About this exercise: Report how many lines in the data below hold "circular", with no other words.

Material for this exercise:
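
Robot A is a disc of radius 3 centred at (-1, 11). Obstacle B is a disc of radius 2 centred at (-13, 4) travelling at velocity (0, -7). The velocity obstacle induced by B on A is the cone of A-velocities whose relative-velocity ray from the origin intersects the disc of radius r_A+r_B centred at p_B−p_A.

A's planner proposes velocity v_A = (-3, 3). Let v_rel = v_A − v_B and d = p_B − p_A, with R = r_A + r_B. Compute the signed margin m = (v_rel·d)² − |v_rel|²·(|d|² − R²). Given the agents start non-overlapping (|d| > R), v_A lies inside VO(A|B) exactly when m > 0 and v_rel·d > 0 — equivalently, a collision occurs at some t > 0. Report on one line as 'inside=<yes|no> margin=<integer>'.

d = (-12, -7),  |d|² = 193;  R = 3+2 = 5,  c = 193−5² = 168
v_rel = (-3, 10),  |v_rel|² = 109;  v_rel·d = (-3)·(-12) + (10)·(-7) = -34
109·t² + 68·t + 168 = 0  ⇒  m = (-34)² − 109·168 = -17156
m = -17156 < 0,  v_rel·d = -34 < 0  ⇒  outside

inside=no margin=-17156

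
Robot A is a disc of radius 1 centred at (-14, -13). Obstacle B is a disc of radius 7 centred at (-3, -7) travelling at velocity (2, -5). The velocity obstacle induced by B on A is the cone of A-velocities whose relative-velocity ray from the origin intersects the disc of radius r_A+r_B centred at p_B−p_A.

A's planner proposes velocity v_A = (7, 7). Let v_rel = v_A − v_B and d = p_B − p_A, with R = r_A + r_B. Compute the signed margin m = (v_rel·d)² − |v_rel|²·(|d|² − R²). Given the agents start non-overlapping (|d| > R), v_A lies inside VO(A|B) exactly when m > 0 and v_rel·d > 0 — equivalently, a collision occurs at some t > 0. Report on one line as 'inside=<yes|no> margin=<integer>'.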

==

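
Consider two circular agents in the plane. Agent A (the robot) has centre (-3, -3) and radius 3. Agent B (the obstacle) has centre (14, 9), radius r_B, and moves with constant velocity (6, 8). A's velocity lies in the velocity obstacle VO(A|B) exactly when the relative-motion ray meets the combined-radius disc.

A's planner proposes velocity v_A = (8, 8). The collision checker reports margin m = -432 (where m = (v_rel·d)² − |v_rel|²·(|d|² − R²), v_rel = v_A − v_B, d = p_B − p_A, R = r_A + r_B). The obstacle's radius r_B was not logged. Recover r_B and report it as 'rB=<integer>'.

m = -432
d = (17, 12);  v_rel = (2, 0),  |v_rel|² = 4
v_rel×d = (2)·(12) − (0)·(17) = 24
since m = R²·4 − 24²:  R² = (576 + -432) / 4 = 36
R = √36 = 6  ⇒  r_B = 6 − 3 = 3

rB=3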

...

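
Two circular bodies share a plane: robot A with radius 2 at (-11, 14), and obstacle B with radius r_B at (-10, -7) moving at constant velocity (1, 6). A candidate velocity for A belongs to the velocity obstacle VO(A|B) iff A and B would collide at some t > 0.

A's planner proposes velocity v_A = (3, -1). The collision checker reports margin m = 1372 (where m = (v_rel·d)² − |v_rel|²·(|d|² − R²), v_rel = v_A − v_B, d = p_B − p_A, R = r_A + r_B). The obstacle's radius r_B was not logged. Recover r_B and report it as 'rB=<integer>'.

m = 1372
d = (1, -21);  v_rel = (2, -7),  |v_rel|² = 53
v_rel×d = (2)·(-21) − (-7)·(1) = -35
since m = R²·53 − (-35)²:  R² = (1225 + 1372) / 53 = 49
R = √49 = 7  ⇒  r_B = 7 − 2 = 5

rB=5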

Answer to this problem: 2